Exercise input ▸
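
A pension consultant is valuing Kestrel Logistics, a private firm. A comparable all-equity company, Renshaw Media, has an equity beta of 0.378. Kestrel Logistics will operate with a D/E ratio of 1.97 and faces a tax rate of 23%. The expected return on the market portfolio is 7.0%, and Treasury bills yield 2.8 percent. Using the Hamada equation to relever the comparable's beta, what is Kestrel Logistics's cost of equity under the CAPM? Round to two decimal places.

6.80%

β_L = β_U × [1 + (1 − t)(D/E)] = 0.378 × [1 + (1 − 0.23) × 1.97]
    = 0.378 × [1 + 0.77 × 1.97] = 0.378 × 2.5169 = 0.9514
MRP = 7.0% − 2.8% = 4.20%
E(R) = R_f + β_L × MRP = 2.8% + 0.9514 × 4.2% = 6.80%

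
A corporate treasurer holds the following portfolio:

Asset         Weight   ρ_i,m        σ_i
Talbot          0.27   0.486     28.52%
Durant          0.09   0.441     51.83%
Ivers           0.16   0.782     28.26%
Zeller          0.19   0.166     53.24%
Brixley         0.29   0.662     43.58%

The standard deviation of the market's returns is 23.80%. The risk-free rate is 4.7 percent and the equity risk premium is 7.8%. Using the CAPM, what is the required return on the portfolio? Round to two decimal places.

β_Talbot = 0.486 × 28.52% / 23.80% = 0.5824
β_Durant = 0.441 × 51.83% / 23.80% = 0.9604
β_Ivers = 0.782 × 28.26% / 23.80% = 0.9285
β_Zeller = 0.166 × 53.24% / 23.80% = 0.3713
β_Brixley = 0.662 × 43.58% / 23.80% = 1.2122
β_P = Σ w_i β_i = 0.27×0.5824 + 0.09×0.9604 + 0.16×0.9285 + 0.19×0.3713 + 0.29×1.2122 = 0.8143
E(R_P) = R_f + β_P × MRP = 4.7% + 0.8143 × 7.8% = 11.05%

11.05%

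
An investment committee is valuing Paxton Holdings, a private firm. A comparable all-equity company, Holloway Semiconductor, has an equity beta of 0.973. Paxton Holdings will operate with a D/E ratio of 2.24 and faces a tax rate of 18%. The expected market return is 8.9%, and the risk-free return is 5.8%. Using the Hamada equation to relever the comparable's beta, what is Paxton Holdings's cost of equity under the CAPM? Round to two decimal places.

14.36%

β_L = β_U × [1 + (1 − t)(D/E)] = 0.973 × [1 + (1 − 0.18) × 2.24]
    = 0.973 × [1 + 0.82 × 2.24] = 0.973 × 2.8368 = 2.7602
MRP = 8.9% − 5.8% = 3.10%
E(R) = R_f + β_L × MRP = 5.8% + 2.7602 × 3.1% = 14.36%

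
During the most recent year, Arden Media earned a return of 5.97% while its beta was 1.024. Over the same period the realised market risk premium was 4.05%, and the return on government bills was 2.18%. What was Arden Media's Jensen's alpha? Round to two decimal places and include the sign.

CAPM benchmark = R_f + β(R_m − R_f) = 2.18% + 1.024 × 4.05% = 6.32720%
α = actual − benchmark = 5.97% − 6.32720% = -0.36%

-0.36%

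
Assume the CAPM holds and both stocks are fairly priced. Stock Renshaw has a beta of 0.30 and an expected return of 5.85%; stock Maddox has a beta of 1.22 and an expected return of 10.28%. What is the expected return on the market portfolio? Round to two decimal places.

Both satisfy E(R) = R_f + β·MRP, so the slope of the SML is
MRP = (10.28% − 5.85%) / (1.22 − 0.30) = 4.43% / 0.92 = 4.8152%
R_f = E(R_Renshaw) − β_Renshaw·MRP = 5.85% − 0.30 × 4.8152% = 4.4054%
E(R_m) = R_f + MRP = 4.4054% + 4.8152% = 9.22%

9.22%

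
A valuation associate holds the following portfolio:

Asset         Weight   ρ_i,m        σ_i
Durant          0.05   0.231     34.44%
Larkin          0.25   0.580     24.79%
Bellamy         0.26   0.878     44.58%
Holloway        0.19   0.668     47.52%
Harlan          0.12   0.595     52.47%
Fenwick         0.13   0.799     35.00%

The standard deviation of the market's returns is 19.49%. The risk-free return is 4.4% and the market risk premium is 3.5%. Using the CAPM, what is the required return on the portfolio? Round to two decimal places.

9.35%

β_Durant = 0.231 × 34.44% / 19.49% = 0.4082
β_Larkin = 0.580 × 24.79% / 19.49% = 0.7377
β_Bellamy = 0.878 × 44.58% / 19.49% = 2.0083
β_Holloway = 0.668 × 47.52% / 19.49% = 1.6287
β_Harlan = 0.595 × 52.47% / 19.49% = 1.6018
β_Fenwick = 0.799 × 35.00% / 19.49% = 1.4348
β_P = Σ w_i β_i = 0.05×0.4082 + 0.25×0.7377 + 0.26×2.0083 + 0.19×1.6287 + 0.12×1.6018 + 0.13×1.4348 = 1.4152
E(R_P) = R_f + β_P × MRP = 4.4% + 1.4152 × 3.5% = 9.35%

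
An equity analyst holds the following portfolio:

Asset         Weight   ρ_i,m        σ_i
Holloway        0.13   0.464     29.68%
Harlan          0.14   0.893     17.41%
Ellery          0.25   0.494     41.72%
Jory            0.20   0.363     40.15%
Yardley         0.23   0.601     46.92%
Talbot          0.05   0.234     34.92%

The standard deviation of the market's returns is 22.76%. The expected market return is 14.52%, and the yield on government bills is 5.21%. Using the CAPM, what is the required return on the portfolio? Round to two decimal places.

12.95%

β_Holloway = 0.464 × 29.68% / 22.76% = 0.6051
β_Harlan = 0.893 × 17.41% / 22.76% = 0.6831
β_Ellery = 0.494 × 41.72% / 22.76% = 0.9055
β_Jory = 0.363 × 40.15% / 22.76% = 0.6404
β_Yardley = 0.601 × 46.92% / 22.76% = 1.2390
β_Talbot = 0.234 × 34.92% / 22.76% = 0.3590
β_P = Σ w_i β_i = 0.13×0.6051 + 0.14×0.6831 + 0.25×0.9055 + 0.20×0.6404 + 0.23×1.2390 + 0.05×0.3590 = 0.8317
MRP = 14.52% − 5.21% = 9.31%
E(R_P) = R_f + β_P × MRP = 5.21% + 0.8317 × 9.31% = 12.95%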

Directions ▸ Repeat each line above exactly as written.

Answer below ▸
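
A pension consultant is valuing Kestrel Logistics, a private firm. A comparable all-equity company, Renshaw Media, has an equity beta of 0.378. Kestrel Logistics will operate with a D/E ratio of 1.97 and faces a tax rate of 23%. The expected return on the market portfolio is 7.0%, and Treasury bills yield 2.8 percent. Using the Hamada equation to relever the comparable's beta, what is Kestrel Logistics's cost of equity under the CAPM? Round to two decimal places.

6.80%

β_L = β_U × [1 + (1 − t)(D/E)] = 0.378 × [1 + (1 − 0.23) × 1.97]
    = 0.378 × [1 + 0.77 × 1.97] = 0.378 × 2.5169 = 0.9514
MRP = 7.0% − 2.8% = 4.20%
E(R) = R_f + β_L × MRP = 2.8% + 0.9514 × 4.2% = 6.80%

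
A corporate treasurer holds the following portfolio:

Asset         Weight   ρ_i,m        σ_i
Talbot          0.27   0.486     28.52%
Durant          0.09   0.441     51.83%
Ivers           0.16   0.782     28.26%
Zeller          0.19   0.166     53.24%
Brixley         0.29   0.662     43.58%

The standard deviation of the market's returns is 23.80%. The risk-free rate is 4.7 percent and the equity risk premium is 7.8%. Using the CAPM, what is the required return on the portfolio? Round to two decimal places.

β_Talbot = 0.486 × 28.52% / 23.80% = 0.5824
β_Durant = 0.441 × 51.83% / 23.80% = 0.9604
β_Ivers = 0.782 × 28.26% / 23.80% = 0.9285
β_Zeller = 0.166 × 53.24% / 23.80% = 0.3713
β_Brixley = 0.662 × 43.58% / 23.80% = 1.2122
β_P = Σ w_i β_i = 0.27×0.5824 + 0.09×0.9604 + 0.16×0.9285 + 0.19×0.3713 + 0.29×1.2122 = 0.8143
E(R_P) = R_f + β_P × MRP = 4.7% + 0.8143 × 7.8% = 11.05%

11.05%

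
An investment committee is valuing Paxton Holdings, a private firm. A comparable all-equity company, Holloway Semiconductor, has an equity beta of 0.973. Paxton Holdings will operate with a D/E ratio of 2.24 and faces a tax rate of 18%. The expected market return is 8.9%, and the risk-free return is 5.8%. Using the Hamada equation to relever the comparable's beta, what is Paxton Holdings's cost of equity under the CAPM? Round to two decimal places.

14.36%

β_L = β_U × [1 + (1 − t)(D/E)] = 0.973 × [1 + (1 − 0.18) × 2.24]
    = 0.973 × [1 + 0.82 × 2.24] = 0.973 × 2.8368 = 2.7602
MRP = 8.9% − 5.8% = 3.10%
E(R) = R_f + β_L × MRP = 5.8% + 2.7602 × 3.1% = 14.36%

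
During the most recent year, Arden Media earned a return of 5.97% while its beta was 1.024. Over the same period the realised market risk premium was 4.05%, and the return on government bills was 2.18%. What was Arden Media's Jensen's alpha? Round to two decimal places and include the sign.

CAPM benchmark = R_f + β(R_m − R_f) = 2.18% + 1.024 × 4.05% = 6.32720%
α = actual − benchmark = 5.97% − 6.32720% = -0.36%

-0.36%

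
Assume the CAPM holds and both stocks are fairly priced. Stock Renshaw has a beta of 0.30 and an expected return of 5.85%; stock Maddox has a beta of 1.22 and an expected return of 10.28%. What is the expected return on the market portfolio? Round to two decimal places.

Both satisfy E(R) = R_f + β·MRP, so the slope of the SML is
MRP = (10.28% − 5.85%) / (1.22 − 0.30) = 4.43% / 0.92 = 4.8152%
R_f = E(R_Renshaw) − β_Renshaw·MRP = 5.85% − 0.30 × 4.8152% = 4.4054%
E(R_m) = R_f + MRP = 4.4054% + 4.8152% = 9.22%

9.22%

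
A valuation associate holds the following portfolio:

Asset         Weight   ρ_i,m        σ_i
Durant          0.05   0.231     34.44%
Larkin          0.25   0.580     24.79%
Bellamy         0.26   0.878     44.58%
Holloway        0.19   0.668     47.52%
Harlan          0.12   0.595     52.47%
Fenwick         0.13   0.799     35.00%

The standard deviation of the market's returns is 19.49%. The risk-free return is 4.4% and the market risk premium is 3.5%. Using the CAPM, what is the required return on the portfolio? Round to two decimal places.

9.35%

β_Durant = 0.231 × 34.44% / 19.49% = 0.4082
β_Larkin = 0.580 × 24.79% / 19.49% = 0.7377
β_Bellamy = 0.878 × 44.58% / 19.49% = 2.0083
β_Holloway = 0.668 × 47.52% / 19.49% = 1.6287
β_Harlan = 0.595 × 52.47% / 19.49% = 1.6018
β_Fenwick = 0.799 × 35.00% / 19.49% = 1.4348
β_P = Σ w_i β_i = 0.05×0.4082 + 0.25×0.7377 + 0.26×2.0083 + 0.19×1.6287 + 0.12×1.6018 + 0.13×1.4348 = 1.4152
E(R_P) = R_f + β_P × MRP = 4.4% + 1.4152 × 3.5% = 9.35%

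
An equity analyst holds the following portfolio:

Asset         Weight   ρ_i,m        σ_i
Holloway        0.13   0.464     29.68%
Harlan          0.14   0.893     17.41%
Ellery          0.25   0.494     41.72%
Jory            0.20   0.363     40.15%
Yardley         0.23   0.601     46.92%
Talbot          0.05   0.234     34.92%

The standard deviation of the market's returns is 22.76%. The expected market return is 14.52%, and the yield on government bills is 5.21%. Using the CAPM, what is the required return on the portfolio? Round to two decimal places.

12.95%

β_Holloway = 0.464 × 29.68% / 22.76% = 0.6051
β_Harlan = 0.893 × 17.41% / 22.76% = 0.6831
β_Ellery = 0.494 × 41.72% / 22.76% = 0.9055
β_Jory = 0.363 × 40.15% / 22.76% = 0.6404
β_Yardley = 0.601 × 46.92% / 22.76% = 1.2390
β_Talbot = 0.234 × 34.92% / 22.76% = 0.3590
β_P = Σ w_i β_i = 0.13×0.6051 + 0.14×0.6831 + 0.25×0.9055 + 0.20×0.6404 + 0.23×1.2390 + 0.05×0.3590 = 0.8317
MRP = 14.52% − 5.21% = 9.31%
E(R_P) = R_f + β_P × MRP = 5.21% + 0.8317 × 9.31% = 12.95%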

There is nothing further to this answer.